- Instructions for the task
Produce word for word the lines of the data below running from the one that has "A demographer is projecting the population of Thornlea" to the one that has "Project the population forward 1 period age", inclusive, and no others.

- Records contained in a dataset
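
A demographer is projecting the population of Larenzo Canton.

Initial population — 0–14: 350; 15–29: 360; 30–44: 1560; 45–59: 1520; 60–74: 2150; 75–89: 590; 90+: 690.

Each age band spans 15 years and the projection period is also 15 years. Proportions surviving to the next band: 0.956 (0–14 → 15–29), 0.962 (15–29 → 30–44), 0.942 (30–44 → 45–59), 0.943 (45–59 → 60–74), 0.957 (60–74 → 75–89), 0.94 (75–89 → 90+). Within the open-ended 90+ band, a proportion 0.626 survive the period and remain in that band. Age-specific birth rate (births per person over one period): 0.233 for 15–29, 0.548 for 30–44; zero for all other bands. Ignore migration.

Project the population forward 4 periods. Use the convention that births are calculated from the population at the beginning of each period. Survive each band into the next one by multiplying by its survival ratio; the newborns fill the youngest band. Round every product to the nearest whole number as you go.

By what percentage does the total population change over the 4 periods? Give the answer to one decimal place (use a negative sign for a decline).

Call the bands 1 to 7, youngest first.
— Period 1 —
Births: 360 × 0.233 = 84, 1560 × 0.548 = 855 → total 939
Band 2: 350 × 0.956 = 335
Band 3: 360 × 0.962 = 346
Band 4: 1560 × 0.942 = 1470
Band 5: 1520 × 0.943 = 1433
Band 6: 2150 × 0.957 = 2058
Band 7: 590 × 0.94 + 690 × 0.626 = 555 + 432 = 987
Giving 939 / 335 / 346 / 1470 / 1433 / 2058 / 987.
— Period 2 —
Births: 335 × 0.233 = 78, 346 × 0.548 = 190 → total 268
Band 2: 939 × 0.956 = 898
Band 3: 335 × 0.962 = 322
Band 4: 346 × 0.942 = 326
Band 5: 1470 × 0.943 = 1386
Band 6: 1433 × 0.957 = 1371
Band 7: 2058 × 0.94 + 987 × 0.626 = 1935 + 618 = 2553
Giving 268 / 898 / 322 / 326 / 1386 / 1371 / 2553.
— Period 3 —
Births: 898 × 0.233 = 209, 322 × 0.548 = 176 → total 385
Band 2: 268 × 0.956 = 256
Band 3: 898 × 0.962 = 864
Band 4: 322 × 0.942 = 303
Band 5: 326 × 0.943 = 307
Band 6: 1386 × 0.957 = 1326
Band 7: 1371 × 0.94 + 2553 × 0.626 = 1289 + 1598 = 2887
Giving 385 / 256 / 864 / 303 / 307 / 1326 / 2887.
— Period 4 —
Births: 256 × 0.233 = 60, 864 × 0.548 = 473 → total 533
Band 2: 385 × 0.956 = 368
Band 3: 256 × 0.962 = 246
Band 4: 864 × 0.942 = 814
Band 5: 303 × 0.943 = 286
Band 6: 307 × 0.957 = 294
Band 7: 1326 × 0.94 + 2887 × 0.626 = 1246 + 1807 = 3053
Giving 533 / 368 / 246 / 814 / 286 / 294 / 3053.
Total: 7220 → 5594; change = -1626; percentage change = -22.5%

-22.5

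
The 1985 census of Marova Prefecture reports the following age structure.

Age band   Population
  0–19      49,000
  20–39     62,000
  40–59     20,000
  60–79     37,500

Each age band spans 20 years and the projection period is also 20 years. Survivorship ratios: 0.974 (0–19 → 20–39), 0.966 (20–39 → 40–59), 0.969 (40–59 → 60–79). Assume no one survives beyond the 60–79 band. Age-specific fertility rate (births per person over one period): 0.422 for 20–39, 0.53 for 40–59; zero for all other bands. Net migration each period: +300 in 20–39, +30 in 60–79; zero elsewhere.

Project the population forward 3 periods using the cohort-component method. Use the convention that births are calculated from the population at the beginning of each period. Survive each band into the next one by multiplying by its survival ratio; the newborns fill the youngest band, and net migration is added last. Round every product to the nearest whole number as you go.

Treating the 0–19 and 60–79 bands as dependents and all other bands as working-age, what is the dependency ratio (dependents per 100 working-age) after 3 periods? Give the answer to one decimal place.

98.8

Numbering the bands 1..4 from youngest to oldest:
After projecting period 1:
Births: 62000 * 0.422 = 26164  |  20000 * 0.53 = 10600 — total 36764
Band 2: 49000 * 0.974 = 47726
Band 3: 62000 * 0.966 = 59892
Band 4: 20000 * 0.969 = 19380
Net migration: Band 2 + 300 → 48026; Band 4 + 30 → 19410
→ [36764, 48026, 59892, 19410]
After projecting period 2:
Births: 48026 * 0.422 = 20267  |  59892 * 0.53 = 31743 — total 52010
Band 2: 36764 * 0.974 = 35808
Band 3: 48026 * 0.966 = 46393
Band 4: 59892 * 0.969 = 58035
Net migration: Band 2 + 300 → 36108; Band 4 + 30 → 58065
→ [52010, 36108, 46393, 58065]
After projecting period 3:
Births: 36108 * 0.422 = 15238  |  46393 * 0.53 = 24588 — total 39826
Band 2: 52010 * 0.974 = 50658
Band 3: 36108 * 0.966 = 34880
Band 4: 46393 * 0.969 = 44955
Net migration: Band 2 + 300 → 50958; Band 4 + 30 → 44985
→ [39826, 50958, 34880, 44985]
Dependents (band 0–19 + band 60–79) = 39826 + 44985 = 84811; working-age = 85838; ratio = 84811/85838 × 100 = 98.8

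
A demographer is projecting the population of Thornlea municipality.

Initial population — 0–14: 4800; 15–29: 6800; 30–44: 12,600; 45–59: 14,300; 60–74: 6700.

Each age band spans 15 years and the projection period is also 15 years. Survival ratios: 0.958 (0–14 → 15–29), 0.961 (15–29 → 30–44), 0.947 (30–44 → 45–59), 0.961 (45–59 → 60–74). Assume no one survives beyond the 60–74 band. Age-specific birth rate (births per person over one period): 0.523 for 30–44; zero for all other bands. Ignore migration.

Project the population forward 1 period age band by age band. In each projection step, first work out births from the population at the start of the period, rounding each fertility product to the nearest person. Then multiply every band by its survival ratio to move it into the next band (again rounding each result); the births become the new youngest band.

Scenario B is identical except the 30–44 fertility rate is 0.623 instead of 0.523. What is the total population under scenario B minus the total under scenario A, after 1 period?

Call the bands 1 to 5, youngest first.
Period 1:
Births: 12600 * 0.523 = 6590
Band 2: 4800 * 0.958 = 4598
Band 3: 6800 * 0.961 = 6535
Band 4: 12600 * 0.947 = 11932
Band 5: 14300 * 0.961 = 13742
Giving 6590 / 4598 / 6535 / 11932 / 13742.
Scenario A total after 1 period: 43397
Scenario B projection —
Period 1:
Births: 12600 * 0.623 = 7850
Band 2: 4800 * 0.958 = 4598
Band 3: 6800 * 0.961 = 6535
Band 4: 12600 * 0.947 = 11932
Band 5: 14300 * 0.961 = 13742
Giving 7850 / 4598 / 6535 / 11932 / 13742.
Scenario B total after 1 period: 44657
Difference B − A = 44657 − 43397 = 1260

1260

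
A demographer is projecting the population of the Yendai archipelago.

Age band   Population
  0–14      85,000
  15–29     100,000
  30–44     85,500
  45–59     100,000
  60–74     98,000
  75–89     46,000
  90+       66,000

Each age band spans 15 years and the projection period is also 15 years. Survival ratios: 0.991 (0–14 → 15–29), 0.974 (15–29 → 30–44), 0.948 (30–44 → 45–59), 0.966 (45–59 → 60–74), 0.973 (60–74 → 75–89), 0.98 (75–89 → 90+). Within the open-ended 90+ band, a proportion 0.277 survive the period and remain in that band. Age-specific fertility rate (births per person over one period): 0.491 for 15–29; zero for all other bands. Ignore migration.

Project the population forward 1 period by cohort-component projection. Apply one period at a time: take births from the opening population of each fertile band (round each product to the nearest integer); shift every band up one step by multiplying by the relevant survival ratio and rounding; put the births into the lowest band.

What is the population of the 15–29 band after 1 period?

Call the groups 1 to 7, youngest first.
[period 1]
Births: 100000 × 0.491 = 49100
Group 2: 85000 × 0.991 = 84235
Group 3: 100000 × 0.974 = 97400
Group 4: 85500 × 0.948 = 81054
Group 5: 100000 × 0.966 = 96600
Group 6: 98000 × 0.973 = 95354
Group 7: 46000 × 0.98 + 66000 × 0.277 = 45080 + 18282 = 63362
End of period: [49100, 84235, 97400, 81054, 96600, 95354, 63362]

84235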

- Solved exercise
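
A demographer is projecting the population of Thornlea municipality.

Initial population — 0–14: 4800; 15–29: 6800; 30–44: 12,600; 45–59: 14,300; 60–74: 6700.

Each age band spans 15 years and the projection period is also 15 years. Survival ratios: 0.958 (0–14 → 15–29), 0.961 (15–29 → 30–44), 0.947 (30–44 → 45–59), 0.961 (45–59 → 60–74). Assume no one survives beyond the 60–74 band. Age-specific birth rate (births per person over one period): 0.523 for 30–44; zero for all other bands. Ignore migration.

Project the population forward 1 period age band by age band. In each projection step, first work out births from the population at the start of the period, rounding each fertility product to the nearest person. Then multiply every band by its survival ratio to move it into the next band (again rounding each result); the births become the new youngest band.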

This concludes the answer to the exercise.